◆ WORK TO COMPLETE ◆
Each line of the data has to be transcribed exactly.

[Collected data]
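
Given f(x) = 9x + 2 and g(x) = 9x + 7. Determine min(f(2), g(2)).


20


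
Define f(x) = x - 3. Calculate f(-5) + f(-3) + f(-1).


f(-5) = -8
f(-3) = -6
f(-1) = -4
Sum = -18

-18


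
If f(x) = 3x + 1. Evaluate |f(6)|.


f(6) = 19
|19| = 19

19


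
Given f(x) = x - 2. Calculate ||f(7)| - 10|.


f(7) = 5
|5| = 5
|5 - 10| = 5

5


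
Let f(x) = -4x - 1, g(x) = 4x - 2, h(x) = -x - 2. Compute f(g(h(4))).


h(4) = -6
g(-6) = -26
f(-26) = 103

103


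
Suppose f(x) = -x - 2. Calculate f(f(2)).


2


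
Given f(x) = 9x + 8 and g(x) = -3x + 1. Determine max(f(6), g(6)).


f(6) = 62
g(6) = -17
max = 62

62


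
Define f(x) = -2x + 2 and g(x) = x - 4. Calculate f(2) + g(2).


f(2) = -2
g(2) = -2
Sum = -4

-4


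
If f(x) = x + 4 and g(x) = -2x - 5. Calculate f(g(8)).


-17


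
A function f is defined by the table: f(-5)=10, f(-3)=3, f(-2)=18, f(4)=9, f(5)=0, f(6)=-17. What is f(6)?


Reading from the table at x = 6

-17


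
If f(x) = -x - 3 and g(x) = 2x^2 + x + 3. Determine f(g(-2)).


g(-2) = 9
f(9) = -12

-12


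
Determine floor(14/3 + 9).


13


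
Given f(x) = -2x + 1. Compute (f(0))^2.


f(0) = 1
(1)^2 = 1

1


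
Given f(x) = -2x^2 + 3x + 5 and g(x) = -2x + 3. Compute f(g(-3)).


g(-3) = 9
f(9) = (-2)*(9)^2 + 3*(9) + 5 = -130

-130


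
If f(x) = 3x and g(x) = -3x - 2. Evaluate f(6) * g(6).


f(6) = 18
g(6) = -20
Product = -360

-360


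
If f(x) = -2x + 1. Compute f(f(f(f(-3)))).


f(-3) = 7
f(7) = -13
f(-13) = 27
f(27) = -53

-53


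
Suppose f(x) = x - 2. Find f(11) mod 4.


f(11) = 9
9 mod 4 = 1

1


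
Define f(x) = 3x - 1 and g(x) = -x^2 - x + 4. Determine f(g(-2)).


g(-2) = 2
f(2) = 5

5


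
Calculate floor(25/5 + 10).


25/5 = 5
5 + 10 = 15
floor(15) = 15

15


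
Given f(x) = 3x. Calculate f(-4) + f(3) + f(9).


f(-4) = -12
f(3) = 9
f(9) = 27
Sum = 24

24


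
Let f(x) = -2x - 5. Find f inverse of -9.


2


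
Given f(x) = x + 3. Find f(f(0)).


f(0) = 3
f(3) = 6

6


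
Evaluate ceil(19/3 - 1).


19/3 = 6.3333
6.3333 - 1 = 5.3333
ceil(5.3333) = 6

6


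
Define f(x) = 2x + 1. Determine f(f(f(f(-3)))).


f(-3) = -5
f(-5) = -9
f(-9) = -17
f(-17) = -33

-33


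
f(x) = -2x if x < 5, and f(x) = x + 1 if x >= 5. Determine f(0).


0 satisfies x < 5
f(0) = 0

0


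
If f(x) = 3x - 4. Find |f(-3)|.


f(-3) = -13
|-13| = 13

13


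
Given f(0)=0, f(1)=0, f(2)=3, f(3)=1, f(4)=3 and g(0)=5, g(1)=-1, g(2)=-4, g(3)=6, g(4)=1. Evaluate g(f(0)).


5


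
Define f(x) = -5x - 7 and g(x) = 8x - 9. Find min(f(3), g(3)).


f(3) = -22
g(3) = 15
min = -22

-22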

◆ WORKED SOLUTION ◆
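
Given f(x) = 9x + 2 and g(x) = 9x + 7. Determine min(f(2), g(2)).


20


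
Define f(x) = x - 3. Calculate f(-5) + f(-3) + f(-1).


f(-5) = -8
f(-3) = -6
f(-1) = -4
Sum = -18

-18


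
If f(x) = 3x + 1. Evaluate |f(6)|.


f(6) = 19
|19| = 19

19


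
Given f(x) = x - 2. Calculate ||f(7)| - 10|.


f(7) = 5
|5| = 5
|5 - 10| = 5

5


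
Let f(x) = -4x - 1, g(x) = 4x - 2, h(x) = -x - 2. Compute f(g(h(4))).


h(4) = -6
g(-6) = -26
f(-26) = 103

103


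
Suppose f(x) = -x - 2. Calculate f(f(2)).


2


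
Given f(x) = 9x + 8 and g(x) = -3x + 1. Determine max(f(6), g(6)).


f(6) = 62
g(6) = -17
max = 62

62


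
Define f(x) = -2x + 2 and g(x) = x - 4. Calculate f(2) + g(2).


f(2) = -2
g(2) = -2
Sum = -4

-4


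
If f(x) = x + 4 and g(x) = -2x - 5. Calculate f(g(8)).


-17


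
A function f is defined by the table: f(-5)=10, f(-3)=3, f(-2)=18, f(4)=9, f(5)=0, f(6)=-17. What is f(6)?


Reading from the table at x = 6

-17


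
If f(x) = -x - 3 and g(x) = 2x^2 + x + 3. Determine f(g(-2)).


g(-2) = 9
f(9) = -12

-12


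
Determine floor(14/3 + 9).


13


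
Given f(x) = -2x + 1. Compute (f(0))^2.


f(0) = 1
(1)^2 = 1

1


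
Given f(x) = -2x^2 + 3x + 5 and g(x) = -2x + 3. Compute f(g(-3)).


g(-3) = 9
f(9) = (-2)*(9)^2 + 3*(9) + 5 = -130

-130


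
If f(x) = 3x and g(x) = -3x - 2. Evaluate f(6) * g(6).


f(6) = 18
g(6) = -20
Product = -360

-360


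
If f(x) = -2x + 1. Compute f(f(f(f(-3)))).


f(-3) = 7
f(7) = -13
f(-13) = 27
f(27) = -53

-53


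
Suppose f(x) = x - 2. Find f(11) mod 4.


f(11) = 9
9 mod 4 = 1

1


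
Define f(x) = 3x - 1 and g(x) = -x^2 - x + 4. Determine f(g(-2)).


g(-2) = 2
f(2) = 5

5


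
Calculate floor(25/5 + 10).


25/5 = 5
5 + 10 = 15
floor(15) = 15

15


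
Given f(x) = 3x. Calculate f(-4) + f(3) + f(9).


f(-4) = -12
f(3) = 9
f(9) = 27
Sum = 24

24


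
Let f(x) = -2x - 5. Find f inverse of -9.


2


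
Given f(x) = x + 3. Find f(f(0)).


f(0) = 3
f(3) = 6

6


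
Evaluate ceil(19/3 - 1).


19/3 = 6.3333
6.3333 - 1 = 5.3333
ceil(5.3333) = 6

6


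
Define f(x) = 2x + 1. Determine f(f(f(f(-3)))).


f(-3) = -5
f(-5) = -9
f(-9) = -17
f(-17) = -33

-33


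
f(x) = -2x if x < 5, and f(x) = x + 1 if x >= 5. Determine f(0).


0 satisfies x < 5
f(0) = 0

0


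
If f(x) = 3x - 4. Find |f(-3)|.


f(-3) = -13
|-13| = 13

13


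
Given f(0)=0, f(1)=0, f(2)=3, f(3)=1, f(4)=3 and g(0)=5, g(1)=-1, g(2)=-4, g(3)=6, g(4)=1. Evaluate g(f(0)).


5


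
Define f(x) = -5x - 7 and g(x) = 8x - 9. Find min(f(3), g(3)).


f(3) = -22
g(3) = 15
min = -22

-22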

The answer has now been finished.